* **Work task**
Go to the line in the data below that contains "cm = [[16, 7, 2], [4, 14, 2], [4, 1, 5]]". Write it out exactly, along with every later line through the last, and nothing else.

Source data
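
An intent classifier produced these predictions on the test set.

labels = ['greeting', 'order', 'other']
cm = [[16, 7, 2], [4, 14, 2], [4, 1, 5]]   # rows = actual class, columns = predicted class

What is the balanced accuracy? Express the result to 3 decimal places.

Balanced accuracy = mean of per-class recall.
  greeting: recall = 16/25 = 0.6400
  order: recall = 14/20 = 0.7000
  other: recall = 5/10 = 0.5000
Mean = (0.6400 + 0.7000 + 0.5000) / 3 = 0.613

0.613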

* **Answer to this exercise**
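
cm = [[16, 7, 2], [4, 14, 2], [4, 1, 5]]   # rows = actual class, columns = predicted class

What is the balanced accuracy? Express the result to 3 decimal places.

Balanced accuracy = mean of per-class recall.
  greeting: recall = 16/25 = 0.6400
  order: recall = 14/20 = 0.7000
  other: recall = 5/10 = 0.5000
Mean = (0.6400 + 0.7000 + 0.5000) / 3 = 0.613

0.613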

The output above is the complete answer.